■ **About this task**
Each line from the one with "-11,3 +11,4 @@" to the final line of the data must be reproduced exactly, and no other line may appear.

### Data provided ###

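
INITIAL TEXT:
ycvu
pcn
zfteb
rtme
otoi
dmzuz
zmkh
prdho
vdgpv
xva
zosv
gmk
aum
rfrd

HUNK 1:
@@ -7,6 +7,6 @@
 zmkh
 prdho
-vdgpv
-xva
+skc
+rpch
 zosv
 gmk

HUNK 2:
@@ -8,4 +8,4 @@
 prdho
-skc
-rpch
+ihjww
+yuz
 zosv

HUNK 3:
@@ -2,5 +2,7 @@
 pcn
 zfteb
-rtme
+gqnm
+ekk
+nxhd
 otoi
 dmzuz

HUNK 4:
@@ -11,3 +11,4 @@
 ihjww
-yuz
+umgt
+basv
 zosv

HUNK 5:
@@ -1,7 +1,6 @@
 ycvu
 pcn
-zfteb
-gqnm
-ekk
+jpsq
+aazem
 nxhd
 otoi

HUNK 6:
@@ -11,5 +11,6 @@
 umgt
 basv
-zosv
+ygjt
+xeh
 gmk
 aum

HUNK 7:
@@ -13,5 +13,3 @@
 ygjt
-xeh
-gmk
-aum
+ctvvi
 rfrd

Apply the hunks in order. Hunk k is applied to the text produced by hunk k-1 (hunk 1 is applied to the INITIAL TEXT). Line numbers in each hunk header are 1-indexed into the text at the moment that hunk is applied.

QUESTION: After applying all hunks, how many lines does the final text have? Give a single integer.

Hunk 1: at line 7 remove [vdgpv,xva] add [skc,rpch] -> 14 lines: ycvu pcn zfteb rtme otoi dmzuz zmkh prdho skc rpch zosv gmk aum rfrd
Hunk 2: at line 8 remove [skc,rpch] add [ihjww,yuz] -> 14 lines: ycvu pcn zfteb rtme otoi dmzuz zmkh prdho ihjww yuz zosv gmk aum rfrd
Hunk 3: at line 2 remove [rtme] add [gqnm,ekk,nxhd] -> 16 lines: ycvu pcn zfteb gqnm ekk nxhd otoi dmzuz zmkh prdho ihjww yuz zosv gmk aum rfrd
Hunk 4: at line 11 remove [yuz] add [umgt,basv] -> 17 lines: ycvu pcn zfteb gqnm ekk nxhd otoi dmzuz zmkh prdho ihjww umgt basv zosv gmk aum rfrd
Hunk 5: at line 1 remove [zfteb,gqnm,ekk] add [jpsq,aazem] -> 16 lines: ycvu pcn jpsq aazem nxhd otoi dmzuz zmkh prdho ihjww umgt basv zosv gmk aum rfrd
Hunk 6: at line 11 remove [zosv] add [ygjt,xeh] -> 17 lines: ycvu pcn jpsq aazem nxhd otoi dmzuz zmkh prdho ihjww umgt basv ygjt xeh gmk aum rfrd
Hunk 7: at line 13 remove [xeh,gmk,aum] add [ctvvi] -> 15 lines: ycvu pcn jpsq aazem nxhd otoi dmzuz zmkh prdho ihjww umgt basv ygjt ctvvi rfrd
Final line count: 15

Answer: 15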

###

■ **Solution**
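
@@ -11,3 +11,4 @@
 ihjww
-yuz
+umgt
+basv
 zosv

HUNK 5:
@@ -1,7 +1,6 @@
 ycvu
 pcn
-zfteb
-gqnm
-ekk
+jpsq
+aazem
 nxhd
 otoi

HUNK 6:
@@ -11,5 +11,6 @@
 umgt
 basv
-zosv
+ygjt
+xeh
 gmk
 aum

HUNK 7:
@@ -13,5 +13,3 @@
 ygjt
-xeh
-gmk
-aum
+ctvvi
 rfrd

Apply the hunks in order. Hunk k is applied to the text produced by hunk k-1 (hunk 1 is applied to the INITIAL TEXT). Line numbers in each hunk header are 1-indexed into the text at the moment that hunk is applied.

QUESTION: After applying all hunks, how many lines does the final text have? Give a single integer.

Hunk 1: at line 7 remove [vdgpv,xva] add [skc,rpch] -> 14 lines: ycvu pcn zfteb rtme otoi dmzuz zmkh prdho skc rpch zosv gmk aum rfrd
Hunk 2: at line 8 remove [skc,rpch] add [ihjww,yuz] -> 14 lines: ycvu pcn zfteb rtme otoi dmzuz zmkh prdho ihjww yuz zosv gmk aum rfrd
Hunk 3: at line 2 remove [rtme] add [gqnm,ekk,nxhd] -> 16 lines: ycvu pcn zfteb gqnm ekk nxhd otoi dmzuz zmkh prdho ihjww yuz zosv gmk aum rfrd
Hunk 4: at line 11 remove [yuz] add [umgt,basv] -> 17 lines: ycvu pcn zfteb gqnm ekk nxhd otoi dmzuz zmkh prdho ihjww umgt basv zosv gmk aum rfrd
Hunk 5: at line 1 remove [zfteb,gqnm,ekk] add [jpsq,aazem] -> 16 lines: ycvu pcn jpsq aazem nxhd otoi dmzuz zmkh prdho ihjww umgt basv zosv gmk aum rfrd
Hunk 6: at line 11 remove [zosv] add [ygjt,xeh] -> 17 lines: ycvu pcn jpsq aazem nxhd otoi dmzuz zmkh prdho ihjww umgt basv ygjt xeh gmk aum rfrd
Hunk 7: at line 13 remove [xeh,gmk,aum] add [ctvvi] -> 15 lines: ycvu pcn jpsq aazem nxhd otoi dmzuz zmkh prdho ihjww umgt basv ygjt ctvvi rfrd
Final line count: 15

Answer: 15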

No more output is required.